Collection entries
##############################

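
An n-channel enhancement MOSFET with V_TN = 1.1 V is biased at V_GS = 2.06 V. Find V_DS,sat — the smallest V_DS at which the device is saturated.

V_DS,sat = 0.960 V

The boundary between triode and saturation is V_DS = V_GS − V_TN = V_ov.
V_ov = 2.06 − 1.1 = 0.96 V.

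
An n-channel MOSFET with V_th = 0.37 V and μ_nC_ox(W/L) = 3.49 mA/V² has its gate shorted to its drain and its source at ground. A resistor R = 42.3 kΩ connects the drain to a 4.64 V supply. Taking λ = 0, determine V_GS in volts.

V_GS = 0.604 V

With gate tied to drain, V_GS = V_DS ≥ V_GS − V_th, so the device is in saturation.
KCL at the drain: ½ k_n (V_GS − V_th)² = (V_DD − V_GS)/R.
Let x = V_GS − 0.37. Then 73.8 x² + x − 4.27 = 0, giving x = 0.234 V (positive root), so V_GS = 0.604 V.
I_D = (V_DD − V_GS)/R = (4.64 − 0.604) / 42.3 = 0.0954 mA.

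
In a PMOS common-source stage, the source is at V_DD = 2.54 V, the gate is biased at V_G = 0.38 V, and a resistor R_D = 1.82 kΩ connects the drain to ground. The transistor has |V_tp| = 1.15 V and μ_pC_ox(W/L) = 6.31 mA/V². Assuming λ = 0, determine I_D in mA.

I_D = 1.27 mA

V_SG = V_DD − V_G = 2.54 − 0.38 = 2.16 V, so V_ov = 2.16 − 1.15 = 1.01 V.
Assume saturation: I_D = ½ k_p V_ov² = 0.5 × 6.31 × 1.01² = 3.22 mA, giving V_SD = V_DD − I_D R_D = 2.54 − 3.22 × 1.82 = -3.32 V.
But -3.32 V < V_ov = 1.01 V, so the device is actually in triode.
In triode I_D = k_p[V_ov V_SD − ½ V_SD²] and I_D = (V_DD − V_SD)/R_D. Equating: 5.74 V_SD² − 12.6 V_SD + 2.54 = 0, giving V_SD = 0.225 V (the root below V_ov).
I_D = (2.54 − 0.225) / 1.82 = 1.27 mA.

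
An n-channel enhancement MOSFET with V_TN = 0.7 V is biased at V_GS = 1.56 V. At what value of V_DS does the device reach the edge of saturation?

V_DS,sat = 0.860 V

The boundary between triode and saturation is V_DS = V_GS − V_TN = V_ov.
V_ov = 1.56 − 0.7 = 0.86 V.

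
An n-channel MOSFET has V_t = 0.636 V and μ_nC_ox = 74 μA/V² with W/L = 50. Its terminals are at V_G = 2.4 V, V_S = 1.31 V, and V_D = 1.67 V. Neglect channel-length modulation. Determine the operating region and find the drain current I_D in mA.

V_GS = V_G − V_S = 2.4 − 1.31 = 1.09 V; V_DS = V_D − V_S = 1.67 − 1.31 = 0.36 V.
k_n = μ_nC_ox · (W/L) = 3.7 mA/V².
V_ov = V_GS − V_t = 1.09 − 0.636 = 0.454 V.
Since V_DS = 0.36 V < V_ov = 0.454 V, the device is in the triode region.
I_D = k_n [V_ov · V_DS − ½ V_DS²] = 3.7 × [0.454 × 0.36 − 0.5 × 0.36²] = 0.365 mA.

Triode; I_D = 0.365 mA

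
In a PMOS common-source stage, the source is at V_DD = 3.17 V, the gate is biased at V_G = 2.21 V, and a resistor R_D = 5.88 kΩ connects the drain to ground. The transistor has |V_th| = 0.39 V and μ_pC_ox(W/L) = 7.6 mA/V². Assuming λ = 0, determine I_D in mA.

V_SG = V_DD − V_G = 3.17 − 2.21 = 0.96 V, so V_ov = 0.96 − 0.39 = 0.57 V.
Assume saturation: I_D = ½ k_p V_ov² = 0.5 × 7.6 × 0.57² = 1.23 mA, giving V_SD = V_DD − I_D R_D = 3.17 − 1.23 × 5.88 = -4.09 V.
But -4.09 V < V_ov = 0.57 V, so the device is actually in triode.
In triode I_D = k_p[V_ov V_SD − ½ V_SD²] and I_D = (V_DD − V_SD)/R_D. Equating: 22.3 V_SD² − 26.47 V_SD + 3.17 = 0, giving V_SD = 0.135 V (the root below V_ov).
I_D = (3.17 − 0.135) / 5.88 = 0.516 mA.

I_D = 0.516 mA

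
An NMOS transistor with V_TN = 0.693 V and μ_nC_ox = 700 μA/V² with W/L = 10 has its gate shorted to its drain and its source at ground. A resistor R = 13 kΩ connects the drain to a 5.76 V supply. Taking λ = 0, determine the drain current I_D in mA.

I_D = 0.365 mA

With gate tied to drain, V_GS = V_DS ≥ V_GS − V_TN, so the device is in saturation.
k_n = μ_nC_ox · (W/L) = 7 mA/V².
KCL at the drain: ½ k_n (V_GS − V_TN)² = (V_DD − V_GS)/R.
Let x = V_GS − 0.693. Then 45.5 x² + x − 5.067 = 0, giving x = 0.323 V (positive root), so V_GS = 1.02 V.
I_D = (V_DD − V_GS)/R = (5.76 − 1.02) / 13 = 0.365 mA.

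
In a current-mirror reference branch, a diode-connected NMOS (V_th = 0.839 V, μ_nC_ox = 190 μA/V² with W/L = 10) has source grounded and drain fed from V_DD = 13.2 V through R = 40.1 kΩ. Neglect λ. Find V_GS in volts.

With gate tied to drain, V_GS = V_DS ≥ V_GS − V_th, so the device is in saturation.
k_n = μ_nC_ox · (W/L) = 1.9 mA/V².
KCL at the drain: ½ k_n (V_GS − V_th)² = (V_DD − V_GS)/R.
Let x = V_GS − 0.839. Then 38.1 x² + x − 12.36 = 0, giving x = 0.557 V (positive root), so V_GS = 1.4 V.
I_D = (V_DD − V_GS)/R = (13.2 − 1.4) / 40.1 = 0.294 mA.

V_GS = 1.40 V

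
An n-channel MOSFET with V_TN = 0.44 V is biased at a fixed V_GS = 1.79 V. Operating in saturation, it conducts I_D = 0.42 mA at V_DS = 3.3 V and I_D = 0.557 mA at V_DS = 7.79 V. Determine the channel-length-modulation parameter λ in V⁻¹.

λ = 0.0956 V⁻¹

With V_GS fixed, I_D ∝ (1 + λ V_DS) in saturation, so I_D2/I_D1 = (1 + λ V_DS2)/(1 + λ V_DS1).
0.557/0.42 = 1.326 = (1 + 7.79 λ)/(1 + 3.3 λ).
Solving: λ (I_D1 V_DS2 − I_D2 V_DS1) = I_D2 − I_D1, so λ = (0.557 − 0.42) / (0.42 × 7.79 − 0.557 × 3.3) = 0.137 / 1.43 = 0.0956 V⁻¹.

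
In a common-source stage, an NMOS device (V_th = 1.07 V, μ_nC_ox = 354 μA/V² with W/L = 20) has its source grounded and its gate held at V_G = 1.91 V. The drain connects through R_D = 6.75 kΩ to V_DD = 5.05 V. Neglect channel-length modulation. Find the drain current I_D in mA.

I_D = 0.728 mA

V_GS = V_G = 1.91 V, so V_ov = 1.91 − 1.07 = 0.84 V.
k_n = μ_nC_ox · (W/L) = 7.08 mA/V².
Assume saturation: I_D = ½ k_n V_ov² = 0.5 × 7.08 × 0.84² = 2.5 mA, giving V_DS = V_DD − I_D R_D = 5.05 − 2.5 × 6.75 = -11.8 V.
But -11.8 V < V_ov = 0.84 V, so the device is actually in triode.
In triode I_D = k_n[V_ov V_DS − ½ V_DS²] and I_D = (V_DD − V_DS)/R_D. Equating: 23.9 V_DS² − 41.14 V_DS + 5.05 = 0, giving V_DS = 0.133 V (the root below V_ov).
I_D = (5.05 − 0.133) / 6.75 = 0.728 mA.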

##############################

* [EXERCISE REQUIREMENTS]:
For each record above, give it again without a single change.

* [WRITTEN REPLY]:
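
An n-channel enhancement MOSFET with V_TN = 1.1 V is biased at V_GS = 2.06 V. Find V_DS,sat — the smallest V_DS at which the device is saturated.

V_DS,sat = 0.960 V

The boundary between triode and saturation is V_DS = V_GS − V_TN = V_ov.
V_ov = 2.06 − 1.1 = 0.96 V.

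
An n-channel MOSFET with V_th = 0.37 V and μ_nC_ox(W/L) = 3.49 mA/V² has its gate shorted to its drain and its source at ground. A resistor R = 42.3 kΩ connects the drain to a 4.64 V supply. Taking λ = 0, determine V_GS in volts.

V_GS = 0.604 V

With gate tied to drain, V_GS = V_DS ≥ V_GS − V_th, so the device is in saturation.
KCL at the drain: ½ k_n (V_GS − V_th)² = (V_DD − V_GS)/R.
Let x = V_GS − 0.37. Then 73.8 x² + x − 4.27 = 0, giving x = 0.234 V (positive root), so V_GS = 0.604 V.
I_D = (V_DD − V_GS)/R = (4.64 − 0.604) / 42.3 = 0.0954 mA.

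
In a PMOS common-source stage, the source is at V_DD = 2.54 V, the gate is biased at V_G = 0.38 V, and a resistor R_D = 1.82 kΩ connects the drain to ground. The transistor has |V_tp| = 1.15 V and μ_pC_ox(W/L) = 6.31 mA/V². Assuming λ = 0, determine I_D in mA.

I_D = 1.27 mA

V_SG = V_DD − V_G = 2.54 − 0.38 = 2.16 V, so V_ov = 2.16 − 1.15 = 1.01 V.
Assume saturation: I_D = ½ k_p V_ov² = 0.5 × 6.31 × 1.01² = 3.22 mA, giving V_SD = V_DD − I_D R_D = 2.54 − 3.22 × 1.82 = -3.32 V.
But -3.32 V < V_ov = 1.01 V, so the device is actually in triode.
In triode I_D = k_p[V_ov V_SD − ½ V_SD²] and I_D = (V_DD − V_SD)/R_D. Equating: 5.74 V_SD² − 12.6 V_SD + 2.54 = 0, giving V_SD = 0.225 V (the root below V_ov).
I_D = (2.54 − 0.225) / 1.82 = 1.27 mA.

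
An n-channel enhancement MOSFET with V_TN = 0.7 V is biased at V_GS = 1.56 V. At what value of V_DS does the device reach the edge of saturation?

V_DS,sat = 0.860 V

The boundary between triode and saturation is V_DS = V_GS − V_TN = V_ov.
V_ov = 1.56 − 0.7 = 0.86 V.

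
An n-channel MOSFET has V_t = 0.636 V and μ_nC_ox = 74 μA/V² with W/L = 50. Its terminals are at V_G = 2.4 V, V_S = 1.31 V, and V_D = 1.67 V. Neglect channel-length modulation. Determine the operating region and find the drain current I_D in mA.

V_GS = V_G − V_S = 2.4 − 1.31 = 1.09 V; V_DS = V_D − V_S = 1.67 − 1.31 = 0.36 V.
k_n = μ_nC_ox · (W/L) = 3.7 mA/V².
V_ov = V_GS − V_t = 1.09 − 0.636 = 0.454 V.
Since V_DS = 0.36 V < V_ov = 0.454 V, the device is in the triode region.
I_D = k_n [V_ov · V_DS − ½ V_DS²] = 3.7 × [0.454 × 0.36 − 0.5 × 0.36²] = 0.365 mA.

Triode; I_D = 0.365 mA

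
In a PMOS common-source stage, the source is at V_DD = 3.17 V, the gate is biased at V_G = 2.21 V, and a resistor R_D = 5.88 kΩ connects the drain to ground. The transistor has |V_th| = 0.39 V and μ_pC_ox(W/L) = 7.6 mA/V². Assuming λ = 0, determine I_D in mA.

V_SG = V_DD − V_G = 3.17 − 2.21 = 0.96 V, so V_ov = 0.96 − 0.39 = 0.57 V.
Assume saturation: I_D = ½ k_p V_ov² = 0.5 × 7.6 × 0.57² = 1.23 mA, giving V_SD = V_DD − I_D R_D = 3.17 − 1.23 × 5.88 = -4.09 V.
But -4.09 V < V_ov = 0.57 V, so the device is actually in triode.
In triode I_D = k_p[V_ov V_SD − ½ V_SD²] and I_D = (V_DD − V_SD)/R_D. Equating: 22.3 V_SD² − 26.47 V_SD + 3.17 = 0, giving V_SD = 0.135 V (the root below V_ov).
I_D = (3.17 − 0.135) / 5.88 = 0.516 mA.

I_D = 0.516 mA

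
An NMOS transistor with V_TN = 0.693 V and μ_nC_ox = 700 μA/V² with W/L = 10 has its gate shorted to its drain and its source at ground. A resistor R = 13 kΩ connects the drain to a 5.76 V supply. Taking λ = 0, determine the drain current I_D in mA.

I_D = 0.365 mA

With gate tied to drain, V_GS = V_DS ≥ V_GS − V_TN, so the device is in saturation.
k_n = μ_nC_ox · (W/L) = 7 mA/V².
KCL at the drain: ½ k_n (V_GS − V_TN)² = (V_DD − V_GS)/R.
Let x = V_GS − 0.693. Then 45.5 x² + x − 5.067 = 0, giving x = 0.323 V (positive root), so V_GS = 1.02 V.
I_D = (V_DD − V_GS)/R = (5.76 − 1.02) / 13 = 0.365 mA.

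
In a current-mirror reference branch, a diode-connected NMOS (V_th = 0.839 V, μ_nC_ox = 190 μA/V² with W/L = 10) has source grounded and drain fed from V_DD = 13.2 V through R = 40.1 kΩ. Neglect λ. Find V_GS in volts.

With gate tied to drain, V_GS = V_DS ≥ V_GS − V_th, so the device is in saturation.
k_n = μ_nC_ox · (W/L) = 1.9 mA/V².
KCL at the drain: ½ k_n (V_GS − V_th)² = (V_DD − V_GS)/R.
Let x = V_GS − 0.839. Then 38.1 x² + x − 12.36 = 0, giving x = 0.557 V (positive root), so V_GS = 1.4 V.
I_D = (V_DD − V_GS)/R = (13.2 − 1.4) / 40.1 = 0.294 mA.

V_GS = 1.40 V

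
An n-channel MOSFET with V_TN = 0.44 V is biased at a fixed V_GS = 1.79 V. Operating in saturation, it conducts I_D = 0.42 mA at V_DS = 3.3 V and I_D = 0.557 mA at V_DS = 7.79 V. Determine the channel-length-modulation parameter λ in V⁻¹.

λ = 0.0956 V⁻¹

With V_GS fixed, I_D ∝ (1 + λ V_DS) in saturation, so I_D2/I_D1 = (1 + λ V_DS2)/(1 + λ V_DS1).
0.557/0.42 = 1.326 = (1 + 7.79 λ)/(1 + 3.3 λ).
Solving: λ (I_D1 V_DS2 − I_D2 V_DS1) = I_D2 − I_D1, so λ = (0.557 − 0.42) / (0.42 × 7.79 − 0.557 × 3.3) = 0.137 / 1.43 = 0.0956 V⁻¹.

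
In a common-source stage, an NMOS device (V_th = 1.07 V, μ_nC_ox = 354 μA/V² with W/L = 20) has its source grounded and its gate held at V_G = 1.91 V. The drain connects through R_D = 6.75 kΩ to V_DD = 5.05 V. Neglect channel-length modulation. Find the drain current I_D in mA.

I_D = 0.728 mA

V_GS = V_G = 1.91 V, so V_ov = 1.91 − 1.07 = 0.84 V.
k_n = μ_nC_ox · (W/L) = 7.08 mA/V².
Assume saturation: I_D = ½ k_n V_ov² = 0.5 × 7.08 × 0.84² = 2.5 mA, giving V_DS = V_DD − I_D R_D = 5.05 − 2.5 × 6.75 = -11.8 V.
But -11.8 V < V_ov = 0.84 V, so the device is actually in triode.
In triode I_D = k_n[V_ov V_DS − ½ V_DS²] and I_D = (V_DD − V_DS)/R_D. Equating: 23.9 V_DS² − 41.14 V_DS + 5.05 = 0, giving V_DS = 0.133 V (the root below V_ov).
I_D = (5.05 − 0.133) / 6.75 = 0.728 mA.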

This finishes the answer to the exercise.